**Exercise directions**
Starting with the line that contains "For a novel", reproduce each line through the end of the entries exactly as written.

━━━━━ Material provided

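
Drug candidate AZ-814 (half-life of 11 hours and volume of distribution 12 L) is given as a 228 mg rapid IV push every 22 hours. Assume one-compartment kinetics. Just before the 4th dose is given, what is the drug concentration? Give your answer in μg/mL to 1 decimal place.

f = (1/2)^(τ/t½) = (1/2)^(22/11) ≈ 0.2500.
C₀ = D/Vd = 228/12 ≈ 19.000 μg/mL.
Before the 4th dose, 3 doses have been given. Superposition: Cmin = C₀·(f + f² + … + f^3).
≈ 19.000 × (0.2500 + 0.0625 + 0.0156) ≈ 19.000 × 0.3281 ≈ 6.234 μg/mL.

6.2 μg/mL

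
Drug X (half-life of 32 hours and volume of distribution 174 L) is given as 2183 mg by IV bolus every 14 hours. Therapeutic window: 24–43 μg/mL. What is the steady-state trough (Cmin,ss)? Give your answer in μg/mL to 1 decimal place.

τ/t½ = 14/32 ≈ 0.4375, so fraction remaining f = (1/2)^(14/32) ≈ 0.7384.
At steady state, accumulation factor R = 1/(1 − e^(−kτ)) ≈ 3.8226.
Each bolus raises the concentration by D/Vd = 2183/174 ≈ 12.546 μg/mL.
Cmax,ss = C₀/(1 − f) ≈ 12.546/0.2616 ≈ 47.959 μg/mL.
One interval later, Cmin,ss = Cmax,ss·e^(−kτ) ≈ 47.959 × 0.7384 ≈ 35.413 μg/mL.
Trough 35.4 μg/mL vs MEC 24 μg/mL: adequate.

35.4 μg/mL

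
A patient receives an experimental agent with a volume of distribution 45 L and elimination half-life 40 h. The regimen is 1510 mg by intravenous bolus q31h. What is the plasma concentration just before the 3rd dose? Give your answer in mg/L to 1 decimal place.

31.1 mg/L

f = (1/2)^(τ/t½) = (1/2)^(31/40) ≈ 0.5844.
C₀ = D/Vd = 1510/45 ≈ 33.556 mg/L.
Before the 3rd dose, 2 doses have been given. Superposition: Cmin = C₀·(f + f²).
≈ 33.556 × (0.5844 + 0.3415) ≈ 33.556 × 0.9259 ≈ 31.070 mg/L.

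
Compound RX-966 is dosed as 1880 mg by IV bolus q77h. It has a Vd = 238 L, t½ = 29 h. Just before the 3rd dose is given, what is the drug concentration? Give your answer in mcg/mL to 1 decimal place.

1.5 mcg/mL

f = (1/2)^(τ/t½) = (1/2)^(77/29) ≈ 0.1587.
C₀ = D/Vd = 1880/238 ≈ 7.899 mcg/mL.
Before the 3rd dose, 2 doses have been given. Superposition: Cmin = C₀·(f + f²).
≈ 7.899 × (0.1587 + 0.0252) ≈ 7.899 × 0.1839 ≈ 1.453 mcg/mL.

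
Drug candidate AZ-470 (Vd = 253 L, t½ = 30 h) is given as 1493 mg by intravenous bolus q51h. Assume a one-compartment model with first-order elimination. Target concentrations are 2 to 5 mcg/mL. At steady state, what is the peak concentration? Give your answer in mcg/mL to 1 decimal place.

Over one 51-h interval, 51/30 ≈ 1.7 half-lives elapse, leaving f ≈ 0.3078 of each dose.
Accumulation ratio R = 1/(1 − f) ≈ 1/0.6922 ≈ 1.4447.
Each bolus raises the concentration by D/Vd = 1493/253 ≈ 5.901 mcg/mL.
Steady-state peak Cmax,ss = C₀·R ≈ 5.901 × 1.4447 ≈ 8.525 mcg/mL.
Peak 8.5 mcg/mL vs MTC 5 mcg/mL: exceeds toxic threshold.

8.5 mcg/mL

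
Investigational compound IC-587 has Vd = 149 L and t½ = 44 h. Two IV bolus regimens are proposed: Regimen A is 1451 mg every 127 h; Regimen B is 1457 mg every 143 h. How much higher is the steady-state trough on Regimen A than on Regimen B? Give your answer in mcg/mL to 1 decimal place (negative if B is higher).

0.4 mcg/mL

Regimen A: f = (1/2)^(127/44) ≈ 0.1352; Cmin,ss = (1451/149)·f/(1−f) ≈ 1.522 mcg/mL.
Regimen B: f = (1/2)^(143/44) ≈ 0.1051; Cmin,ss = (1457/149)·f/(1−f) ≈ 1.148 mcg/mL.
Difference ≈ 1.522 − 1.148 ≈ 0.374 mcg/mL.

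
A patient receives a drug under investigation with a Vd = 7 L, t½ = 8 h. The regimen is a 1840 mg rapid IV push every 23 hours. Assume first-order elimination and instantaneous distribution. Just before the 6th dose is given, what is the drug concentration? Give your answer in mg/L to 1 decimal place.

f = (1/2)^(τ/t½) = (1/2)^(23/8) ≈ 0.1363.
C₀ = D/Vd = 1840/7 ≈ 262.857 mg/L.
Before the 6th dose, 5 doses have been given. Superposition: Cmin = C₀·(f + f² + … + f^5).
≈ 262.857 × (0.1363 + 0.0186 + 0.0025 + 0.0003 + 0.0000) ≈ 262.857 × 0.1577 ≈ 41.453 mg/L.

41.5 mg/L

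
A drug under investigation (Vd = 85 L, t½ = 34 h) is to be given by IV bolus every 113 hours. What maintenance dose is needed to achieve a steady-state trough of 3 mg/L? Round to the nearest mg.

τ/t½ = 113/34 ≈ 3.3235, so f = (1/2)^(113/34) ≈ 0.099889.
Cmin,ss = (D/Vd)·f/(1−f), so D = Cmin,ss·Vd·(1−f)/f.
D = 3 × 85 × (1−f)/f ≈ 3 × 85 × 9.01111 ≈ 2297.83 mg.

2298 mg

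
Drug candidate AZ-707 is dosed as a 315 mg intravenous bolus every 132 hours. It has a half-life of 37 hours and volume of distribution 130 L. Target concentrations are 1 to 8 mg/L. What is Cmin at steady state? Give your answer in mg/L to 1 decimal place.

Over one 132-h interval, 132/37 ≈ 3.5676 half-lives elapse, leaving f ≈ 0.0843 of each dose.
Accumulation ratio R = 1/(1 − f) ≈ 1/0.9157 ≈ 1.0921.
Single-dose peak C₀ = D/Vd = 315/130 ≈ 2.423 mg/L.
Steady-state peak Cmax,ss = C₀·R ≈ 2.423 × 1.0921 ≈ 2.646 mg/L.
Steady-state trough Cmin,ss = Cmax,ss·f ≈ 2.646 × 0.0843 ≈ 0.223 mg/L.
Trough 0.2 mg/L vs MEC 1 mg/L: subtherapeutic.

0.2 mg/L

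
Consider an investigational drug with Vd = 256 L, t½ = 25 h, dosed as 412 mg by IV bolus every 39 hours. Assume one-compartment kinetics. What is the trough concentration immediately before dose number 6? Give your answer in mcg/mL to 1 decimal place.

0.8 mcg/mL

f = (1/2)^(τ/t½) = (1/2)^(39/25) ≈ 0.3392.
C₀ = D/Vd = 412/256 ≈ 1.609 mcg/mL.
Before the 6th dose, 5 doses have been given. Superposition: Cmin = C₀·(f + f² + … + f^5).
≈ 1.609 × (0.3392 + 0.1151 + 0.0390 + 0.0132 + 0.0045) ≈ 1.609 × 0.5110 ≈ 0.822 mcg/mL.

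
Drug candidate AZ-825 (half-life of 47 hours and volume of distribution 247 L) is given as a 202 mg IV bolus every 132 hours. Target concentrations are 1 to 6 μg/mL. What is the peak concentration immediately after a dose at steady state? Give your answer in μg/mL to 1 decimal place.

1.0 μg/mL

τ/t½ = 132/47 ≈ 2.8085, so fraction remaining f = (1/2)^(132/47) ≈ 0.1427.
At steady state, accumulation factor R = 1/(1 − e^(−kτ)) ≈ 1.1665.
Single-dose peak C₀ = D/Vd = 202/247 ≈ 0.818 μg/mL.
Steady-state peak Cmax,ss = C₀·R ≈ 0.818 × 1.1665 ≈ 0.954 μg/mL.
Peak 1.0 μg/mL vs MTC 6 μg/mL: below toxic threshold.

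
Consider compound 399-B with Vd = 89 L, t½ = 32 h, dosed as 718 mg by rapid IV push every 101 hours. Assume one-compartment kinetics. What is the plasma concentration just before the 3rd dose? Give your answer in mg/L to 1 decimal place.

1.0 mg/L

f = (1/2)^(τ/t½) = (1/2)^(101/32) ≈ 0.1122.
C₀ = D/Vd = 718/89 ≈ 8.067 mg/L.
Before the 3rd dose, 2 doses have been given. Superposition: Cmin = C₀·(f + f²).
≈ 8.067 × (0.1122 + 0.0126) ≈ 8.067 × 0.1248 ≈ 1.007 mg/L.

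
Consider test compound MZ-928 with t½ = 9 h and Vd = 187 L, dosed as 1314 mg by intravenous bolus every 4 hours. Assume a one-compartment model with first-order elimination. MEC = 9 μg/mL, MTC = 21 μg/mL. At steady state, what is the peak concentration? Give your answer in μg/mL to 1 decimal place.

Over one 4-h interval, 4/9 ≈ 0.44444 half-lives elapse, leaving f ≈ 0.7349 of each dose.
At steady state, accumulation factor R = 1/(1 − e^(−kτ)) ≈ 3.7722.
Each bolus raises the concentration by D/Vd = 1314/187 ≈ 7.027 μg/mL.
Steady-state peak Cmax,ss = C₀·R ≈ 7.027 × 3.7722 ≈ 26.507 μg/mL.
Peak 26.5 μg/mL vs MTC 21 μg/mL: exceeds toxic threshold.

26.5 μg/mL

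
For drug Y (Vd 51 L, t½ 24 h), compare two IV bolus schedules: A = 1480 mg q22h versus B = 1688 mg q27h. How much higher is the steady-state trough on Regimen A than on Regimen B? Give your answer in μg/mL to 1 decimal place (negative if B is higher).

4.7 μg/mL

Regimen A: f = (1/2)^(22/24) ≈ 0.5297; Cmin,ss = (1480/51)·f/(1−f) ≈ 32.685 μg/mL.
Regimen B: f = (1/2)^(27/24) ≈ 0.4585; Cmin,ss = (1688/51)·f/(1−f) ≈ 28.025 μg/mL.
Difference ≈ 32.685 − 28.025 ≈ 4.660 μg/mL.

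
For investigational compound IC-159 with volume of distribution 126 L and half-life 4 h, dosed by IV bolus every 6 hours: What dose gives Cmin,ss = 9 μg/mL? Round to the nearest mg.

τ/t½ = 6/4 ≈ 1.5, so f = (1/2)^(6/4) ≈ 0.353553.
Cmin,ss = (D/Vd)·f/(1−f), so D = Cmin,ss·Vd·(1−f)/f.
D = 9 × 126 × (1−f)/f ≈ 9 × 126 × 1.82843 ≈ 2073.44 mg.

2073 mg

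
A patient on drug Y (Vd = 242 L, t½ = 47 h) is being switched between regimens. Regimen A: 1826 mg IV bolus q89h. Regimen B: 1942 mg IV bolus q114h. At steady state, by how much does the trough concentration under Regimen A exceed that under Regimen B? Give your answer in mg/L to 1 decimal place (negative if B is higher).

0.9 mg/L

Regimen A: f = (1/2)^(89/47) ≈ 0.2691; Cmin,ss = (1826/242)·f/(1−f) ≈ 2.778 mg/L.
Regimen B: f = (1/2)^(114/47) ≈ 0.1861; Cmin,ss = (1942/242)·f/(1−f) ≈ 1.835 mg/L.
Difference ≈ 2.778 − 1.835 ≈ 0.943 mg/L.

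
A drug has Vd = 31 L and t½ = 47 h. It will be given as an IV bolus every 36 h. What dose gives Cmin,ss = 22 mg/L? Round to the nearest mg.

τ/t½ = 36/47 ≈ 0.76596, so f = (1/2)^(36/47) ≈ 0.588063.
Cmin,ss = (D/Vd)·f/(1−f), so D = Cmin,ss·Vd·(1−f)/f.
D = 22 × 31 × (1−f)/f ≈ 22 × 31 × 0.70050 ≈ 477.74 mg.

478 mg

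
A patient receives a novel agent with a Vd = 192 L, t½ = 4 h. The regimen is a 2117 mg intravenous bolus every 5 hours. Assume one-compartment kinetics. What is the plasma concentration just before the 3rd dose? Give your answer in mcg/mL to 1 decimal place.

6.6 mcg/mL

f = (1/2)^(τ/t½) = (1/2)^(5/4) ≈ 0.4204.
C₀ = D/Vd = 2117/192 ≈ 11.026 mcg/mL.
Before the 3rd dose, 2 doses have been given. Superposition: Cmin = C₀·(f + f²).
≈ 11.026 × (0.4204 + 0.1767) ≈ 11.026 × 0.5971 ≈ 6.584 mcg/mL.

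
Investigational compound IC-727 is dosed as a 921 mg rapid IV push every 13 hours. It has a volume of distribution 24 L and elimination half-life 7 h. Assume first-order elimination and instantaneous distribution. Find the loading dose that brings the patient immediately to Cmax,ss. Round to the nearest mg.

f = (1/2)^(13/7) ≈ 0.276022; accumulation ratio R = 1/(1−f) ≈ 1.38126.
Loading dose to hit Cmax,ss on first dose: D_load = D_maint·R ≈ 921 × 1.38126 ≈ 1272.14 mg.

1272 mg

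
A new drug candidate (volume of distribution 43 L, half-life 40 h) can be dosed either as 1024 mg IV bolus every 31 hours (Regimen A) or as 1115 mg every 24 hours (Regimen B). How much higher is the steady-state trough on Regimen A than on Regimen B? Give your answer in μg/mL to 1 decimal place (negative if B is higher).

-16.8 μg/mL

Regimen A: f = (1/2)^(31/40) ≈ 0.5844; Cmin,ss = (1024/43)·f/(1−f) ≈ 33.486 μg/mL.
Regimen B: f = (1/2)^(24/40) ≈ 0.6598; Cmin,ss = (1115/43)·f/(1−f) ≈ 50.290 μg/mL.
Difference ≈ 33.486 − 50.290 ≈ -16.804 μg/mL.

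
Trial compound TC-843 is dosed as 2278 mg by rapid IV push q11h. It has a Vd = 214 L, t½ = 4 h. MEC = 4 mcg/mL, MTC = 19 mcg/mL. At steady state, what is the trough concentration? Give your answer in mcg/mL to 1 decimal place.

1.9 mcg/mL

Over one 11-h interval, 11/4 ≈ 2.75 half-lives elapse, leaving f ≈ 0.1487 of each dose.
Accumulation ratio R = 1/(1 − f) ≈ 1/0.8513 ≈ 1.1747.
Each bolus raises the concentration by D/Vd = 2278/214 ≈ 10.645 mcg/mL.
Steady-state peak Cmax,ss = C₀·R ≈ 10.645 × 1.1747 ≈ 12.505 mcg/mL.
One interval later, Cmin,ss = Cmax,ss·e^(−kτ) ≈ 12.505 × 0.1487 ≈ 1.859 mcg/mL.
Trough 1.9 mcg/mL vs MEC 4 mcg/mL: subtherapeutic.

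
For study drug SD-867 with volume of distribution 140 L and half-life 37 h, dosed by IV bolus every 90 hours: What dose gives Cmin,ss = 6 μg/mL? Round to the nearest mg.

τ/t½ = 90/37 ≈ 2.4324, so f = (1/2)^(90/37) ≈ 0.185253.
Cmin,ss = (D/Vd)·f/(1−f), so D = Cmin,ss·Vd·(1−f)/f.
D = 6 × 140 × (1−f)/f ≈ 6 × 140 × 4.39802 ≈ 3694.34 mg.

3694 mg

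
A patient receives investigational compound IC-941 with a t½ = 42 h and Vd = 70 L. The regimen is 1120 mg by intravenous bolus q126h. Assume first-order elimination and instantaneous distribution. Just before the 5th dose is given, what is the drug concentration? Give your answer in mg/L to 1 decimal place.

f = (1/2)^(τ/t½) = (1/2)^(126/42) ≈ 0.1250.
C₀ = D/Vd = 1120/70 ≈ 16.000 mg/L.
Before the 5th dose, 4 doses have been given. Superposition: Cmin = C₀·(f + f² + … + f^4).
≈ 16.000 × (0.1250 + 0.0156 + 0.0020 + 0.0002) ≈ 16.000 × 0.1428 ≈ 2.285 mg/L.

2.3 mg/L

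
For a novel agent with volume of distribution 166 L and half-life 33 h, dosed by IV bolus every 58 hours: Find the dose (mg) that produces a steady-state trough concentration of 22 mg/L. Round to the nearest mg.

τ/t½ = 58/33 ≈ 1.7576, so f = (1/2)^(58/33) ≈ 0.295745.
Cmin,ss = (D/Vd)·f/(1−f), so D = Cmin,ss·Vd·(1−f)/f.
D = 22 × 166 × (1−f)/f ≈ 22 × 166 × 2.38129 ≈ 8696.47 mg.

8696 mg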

━━━━━━━━━━

**Answer for the task**
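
For a novel agent with volume of distribution 166 L and half-life 33 h, dosed by IV bolus every 58 hours: Find the dose (mg) that produces a steady-state trough concentration of 22 mg/L. Round to the nearest mg.

τ/t½ = 58/33 ≈ 1.7576, so f = (1/2)^(58/33) ≈ 0.295745.
Cmin,ss = (D/Vd)·f/(1−f), so D = Cmin,ss·Vd·(1−f)/f.
D = 22 × 166 × (1−f)/f ≈ 22 × 166 × 2.38129 ≈ 8696.47 mg.

8696 mg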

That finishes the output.